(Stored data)
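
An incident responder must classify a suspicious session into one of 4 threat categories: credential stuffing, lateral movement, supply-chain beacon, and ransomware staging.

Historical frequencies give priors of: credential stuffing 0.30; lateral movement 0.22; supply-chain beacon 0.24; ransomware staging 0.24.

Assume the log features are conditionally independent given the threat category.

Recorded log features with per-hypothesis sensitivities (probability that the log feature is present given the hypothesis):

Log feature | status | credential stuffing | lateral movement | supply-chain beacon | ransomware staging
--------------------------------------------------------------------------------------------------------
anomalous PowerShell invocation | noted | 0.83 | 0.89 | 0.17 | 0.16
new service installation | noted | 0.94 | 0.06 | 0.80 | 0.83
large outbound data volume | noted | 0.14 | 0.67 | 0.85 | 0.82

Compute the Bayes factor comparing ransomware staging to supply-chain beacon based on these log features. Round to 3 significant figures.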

__Required action__. Repeat word for word each line from the one with "new service installation" to the end of the records above, inclusive.

__Result below__.
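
new service installation | noted | 0.94 | 0.06 | 0.80 | 0.83
large outbound data volume | noted | 0.14 | 0.67 | 0.85 | 0.82

Compute the Bayes factor comparing ransomware staging to supply-chain beacon based on these log features. Round to 3 significant figures.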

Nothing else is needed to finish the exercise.